Problem to work on: Where the word "inherited" shows up in a line below, that line is counted. State how many lines are counted, without any other words.

Stored items from a collection:
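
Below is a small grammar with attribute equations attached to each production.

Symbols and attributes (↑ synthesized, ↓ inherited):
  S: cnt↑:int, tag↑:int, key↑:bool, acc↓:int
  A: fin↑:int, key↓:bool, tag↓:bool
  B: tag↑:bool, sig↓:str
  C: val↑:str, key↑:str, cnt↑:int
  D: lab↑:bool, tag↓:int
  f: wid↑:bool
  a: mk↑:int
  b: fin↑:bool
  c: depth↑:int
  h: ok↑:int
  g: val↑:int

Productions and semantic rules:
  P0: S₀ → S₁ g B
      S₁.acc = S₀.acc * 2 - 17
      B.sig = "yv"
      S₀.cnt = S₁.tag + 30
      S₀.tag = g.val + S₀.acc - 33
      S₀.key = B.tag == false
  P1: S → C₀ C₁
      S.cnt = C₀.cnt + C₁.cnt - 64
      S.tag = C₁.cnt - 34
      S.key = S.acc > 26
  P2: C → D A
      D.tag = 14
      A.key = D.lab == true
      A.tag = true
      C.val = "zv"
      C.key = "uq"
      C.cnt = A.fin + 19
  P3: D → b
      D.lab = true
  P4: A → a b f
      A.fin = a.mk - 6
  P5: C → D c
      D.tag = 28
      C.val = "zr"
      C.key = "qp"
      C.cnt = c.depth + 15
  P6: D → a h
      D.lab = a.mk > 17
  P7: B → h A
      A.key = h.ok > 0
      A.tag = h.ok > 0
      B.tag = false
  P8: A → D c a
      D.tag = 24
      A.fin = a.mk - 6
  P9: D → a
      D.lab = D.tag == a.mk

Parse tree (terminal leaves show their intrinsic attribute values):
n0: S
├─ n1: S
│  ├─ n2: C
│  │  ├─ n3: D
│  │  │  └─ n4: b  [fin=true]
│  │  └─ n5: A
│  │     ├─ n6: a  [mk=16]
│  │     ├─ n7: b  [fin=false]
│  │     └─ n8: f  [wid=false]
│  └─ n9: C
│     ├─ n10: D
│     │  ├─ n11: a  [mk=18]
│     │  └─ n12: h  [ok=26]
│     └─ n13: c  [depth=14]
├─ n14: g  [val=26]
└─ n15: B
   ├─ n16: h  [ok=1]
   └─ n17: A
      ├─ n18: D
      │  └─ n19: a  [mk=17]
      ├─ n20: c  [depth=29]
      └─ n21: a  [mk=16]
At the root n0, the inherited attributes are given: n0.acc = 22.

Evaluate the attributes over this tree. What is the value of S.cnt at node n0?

1. n0.acc = 22  [given at root]
2. n1.acc = 27  [S₀.acc * 2 - 17]
3. n3.tag = 14  [14]
4. n4.fin = true  [terminal]
5. n3.lab = true  [true]
6. n5.key = true  [D.lab == true]
7. n5.tag = true  [true]
8. n6.mk = 16  [terminal]
9. n7.fin = false  [terminal]
10. n8.wid = false  [terminal]
11. n5.fin = 10  [a.mk - 6]
12. n2.val = "zv"  ["zv"]
13. n2.key = "uq"  ["uq"]
14. n2.cnt = 29  [A.fin + 19]
15. n10.tag = 28  [28]
16. n11.mk = 18  [terminal]
17. n12.ok = 26  [terminal]
18. n10.lab = true  [a.mk > 17]
19. n13.depth = 14  [terminal]
20. n9.val = "zr"  ["zr"]
21. n9.key = "qp"  ["qp"]
22. n9.cnt = 29  [c.depth + 15]
23. n1.cnt = -6  [C₀.cnt + C₁.cnt - 64]
24. n1.tag = -5  [C₁.cnt - 34]
25. n1.key = true  [S.acc > 26]
26. n14.val = 26  [terminal]
27. n15.sig = "yv"  ["yv"]
28. n16.ok = 1  [terminal]
29. n17.key = true  [h.ok > 0]
30. n17.tag = true  [h.ok > 0]
31. n18.tag = 24  [24]
32. n19.mk = 17  [terminal]
33. n18.lab = false  [D.tag == a.mk]
34. n20.depth = 29  [terminal]
35. n21.mk = 16  [terminal]
36. n17.fin = 10  [a.mk - 6]
37. n15.tag = false  [false]
38. n0.cnt = 25  [S₁.tag + 30]
39. n0.tag = 15  [g.val + S₀.acc - 33]
40. n0.key = true  [B.tag == false]

25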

Response box: 2